(Saved data entries)
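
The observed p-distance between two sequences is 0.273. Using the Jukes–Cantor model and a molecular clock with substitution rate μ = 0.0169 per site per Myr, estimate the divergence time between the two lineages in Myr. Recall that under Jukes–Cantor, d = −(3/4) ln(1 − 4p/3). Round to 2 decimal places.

10.04

d = −(3/4) ln(1 − 4p/3) = −0.75 ln(1 − 0.364) = −0.75 ln(0.636)
  = −0.75 × (-0.452557) = 0.339418 substitutions/site.
Under a molecular clock d = 2μt, so t = d/(2μ) = 0.339418 / (2 × 0.0169) = 10.04 Myr.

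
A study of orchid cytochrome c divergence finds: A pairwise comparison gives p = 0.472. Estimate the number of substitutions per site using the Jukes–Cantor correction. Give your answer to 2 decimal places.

d = −(3/4) ln(1 − 4p/3) = −0.75 ln(1 − 0.629333) = −0.75 ln(0.370667)
  = −0.75 × (-0.992451) = 0.744338 substitutions/site.

0.74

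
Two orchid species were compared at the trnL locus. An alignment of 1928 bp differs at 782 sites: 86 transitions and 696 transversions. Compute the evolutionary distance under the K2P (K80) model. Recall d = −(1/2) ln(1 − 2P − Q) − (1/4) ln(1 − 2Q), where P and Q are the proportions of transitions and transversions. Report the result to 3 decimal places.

0.619

P = 86/1928 ≈ 0.044606 and Q = 696/1928 ≈ 0.360996.
Under the Kimura two-parameter model, d = −½ ln(1 − 2P − Q) − ¼ ln(1 − 2Q).
1 − 2P − Q = 0.549792, giving −½ ln(0.549792) = 0.299108.
1 − 2Q = 0.278008, giving −¼ ln(0.278008) = 0.320026.
d = 0.299108 + 0.320026 = 0.619134.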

● Try it: Would you transcribe all of the data, keeping each line exact?

● Response below:
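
The observed p-distance between two sequences is 0.273. Using the Jukes–Cantor model and a molecular clock with substitution rate μ = 0.0169 per site per Myr, estimate the divergence time between the two lineages in Myr. Recall that under Jukes–Cantor, d = −(3/4) ln(1 − 4p/3). Round to 2 decimal places.

10.04

d = −(3/4) ln(1 − 4p/3) = −0.75 ln(1 − 0.364) = −0.75 ln(0.636)
  = −0.75 × (-0.452557) = 0.339418 substitutions/site.
Under a molecular clock d = 2μt, so t = d/(2μ) = 0.339418 / (2 × 0.0169) = 10.04 Myr.

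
A study of orchid cytochrome c divergence finds: A pairwise comparison gives p = 0.472. Estimate the number of substitutions per site using the Jukes–Cantor correction. Give your answer to 2 decimal places.

d = −(3/4) ln(1 − 4p/3) = −0.75 ln(1 − 0.629333) = −0.75 ln(0.370667)
  = −0.75 × (-0.992451) = 0.744338 substitutions/site.

0.74

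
Two orchid species were compared at the trnL locus. An alignment of 1928 bp differs at 782 sites: 86 transitions and 696 transversions. Compute the evolutionary distance under the K2P (K80) model. Recall d = −(1/2) ln(1 − 2P − Q) − (1/4) ln(1 − 2Q), where P and Q are the proportions of transitions and transversions. Report the result to 3 decimal places.

0.619

P = 86/1928 ≈ 0.044606 and Q = 696/1928 ≈ 0.360996.
Under the Kimura two-parameter model, d = −½ ln(1 − 2P − Q) − ¼ ln(1 − 2Q).
1 − 2P − Q = 0.549792, giving −½ ln(0.549792) = 0.299108.
1 − 2Q = 0.278008, giving −¼ ln(0.278008) = 0.320026.
d = 0.299108 + 0.320026 = 0.619134.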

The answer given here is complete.